▸ WHAT TO PRODUCE
The entries below are to be retyped exactly. Preserve every word.

Content starts

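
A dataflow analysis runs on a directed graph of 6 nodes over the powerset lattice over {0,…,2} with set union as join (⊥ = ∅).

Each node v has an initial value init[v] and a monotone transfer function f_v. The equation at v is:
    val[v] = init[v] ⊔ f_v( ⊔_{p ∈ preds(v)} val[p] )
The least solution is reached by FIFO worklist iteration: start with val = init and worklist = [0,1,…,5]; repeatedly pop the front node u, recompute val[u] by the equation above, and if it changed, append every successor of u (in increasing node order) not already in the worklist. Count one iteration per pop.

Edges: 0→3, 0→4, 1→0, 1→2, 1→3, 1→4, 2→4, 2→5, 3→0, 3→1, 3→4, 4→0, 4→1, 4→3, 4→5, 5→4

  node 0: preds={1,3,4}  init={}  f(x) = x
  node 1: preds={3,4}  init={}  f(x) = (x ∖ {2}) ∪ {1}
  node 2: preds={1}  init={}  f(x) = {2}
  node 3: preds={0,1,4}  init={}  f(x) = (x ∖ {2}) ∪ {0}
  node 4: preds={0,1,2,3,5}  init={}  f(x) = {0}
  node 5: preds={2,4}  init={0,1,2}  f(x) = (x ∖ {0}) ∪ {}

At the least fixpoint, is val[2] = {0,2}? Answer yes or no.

no

Iteration log — 12 steps:
  step 1. node 0  ⊔preds={}  new={}  stable
  step 2. node 1  ⊔preds={}  new={1}  old={}  +wl: 0
  step 3. node 2  ⊔preds={1}  new={2}  old={}  +wl: 
  step 4. node 3  ⊔preds={1}  new={0,1}  old={}  +wl: 1
  step 5. node 4  ⊔preds={0,1,2}  new={0}  old={}  +wl: 3
  step 6. node 5  ⊔preds={0,2}  new={0,1,2}  stable
  step 7. node 0  ⊔preds={0,1}  new={0,1}  old={}  +wl: 4
  step 8. node 1  ⊔preds={0,1}  new={0,1}  old={1}  +wl: 0,2
  step 9. node 3  ⊔preds={0,1}  new={0,1}  stable
  step 10. node 4  ⊔preds={0,1,2}  new={0}  stable
  step 11. node 0  ⊔preds={0,1}  new={0,1}  stable
  step 12. node 2  ⊔preds={0,1}  new={2}  stable

Least fixpoint reached:
  node 0: {0,1}
  node 1: {0,1}
  node 2: {2}
  node 3: {0,1}
  node 4: {0}
  node 5: {0,1,2}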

Content ends

▸ SOLUTION
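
A dataflow analysis runs on a directed graph of 6 nodes over the powerset lattice over {0,…,2} with set union as join (⊥ = ∅).

Each node v has an initial value init[v] and a monotone transfer function f_v. The equation at v is:
    val[v] = init[v] ⊔ f_v( ⊔_{p ∈ preds(v)} val[p] )
The least solution is reached by FIFO worklist iteration: start with val = init and worklist = [0,1,…,5]; repeatedly pop the front node u, recompute val[u] by the equation above, and if it changed, append every successor of u (in increasing node order) not already in the worklist. Count one iteration per pop.

Edges: 0→3, 0→4, 1→0, 1→2, 1→3, 1→4, 2→4, 2→5, 3→0, 3→1, 3→4, 4→0, 4→1, 4→3, 4→5, 5→4

  node 0: preds={1,3,4}  init={}  f(x) = x
  node 1: preds={3,4}  init={}  f(x) = (x ∖ {2}) ∪ {1}
  node 2: preds={1}  init={}  f(x) = {2}
  node 3: preds={0,1,4}  init={}  f(x) = (x ∖ {2}) ∪ {0}
  node 4: preds={0,1,2,3,5}  init={}  f(x) = {0}
  node 5: preds={2,4}  init={0,1,2}  f(x) = (x ∖ {0}) ∪ {}

At the least fixpoint, is val[2] = {0,2}? Answer yes or no.

no

Iteration log — 12 steps:
  step 1. node 0  ⊔preds={}  new={}  stable
  step 2. node 1  ⊔preds={}  new={1}  old={}  +wl: 0
  step 3. node 2  ⊔preds={1}  new={2}  old={}  +wl: 
  step 4. node 3  ⊔preds={1}  new={0,1}  old={}  +wl: 1
  step 5. node 4  ⊔preds={0,1,2}  new={0}  old={}  +wl: 3
  step 6. node 5  ⊔preds={0,2}  new={0,1,2}  stable
  step 7. node 0  ⊔preds={0,1}  new={0,1}  old={}  +wl: 4
  step 8. node 1  ⊔preds={0,1}  new={0,1}  old={1}  +wl: 0,2
  step 9. node 3  ⊔preds={0,1}  new={0,1}  stable
  step 10. node 4  ⊔preds={0,1,2}  new={0}  stable
  step 11. node 0  ⊔preds={0,1}  new={0,1}  stable
  step 12. node 2  ⊔preds={0,1}  new={2}  stable

Least fixpoint reached:
  node 0: {0,1}
  node 1: {0,1}
  node 2: {2}
  node 3: {0,1}
  node 4: {0}
  node 5: {0,1,2}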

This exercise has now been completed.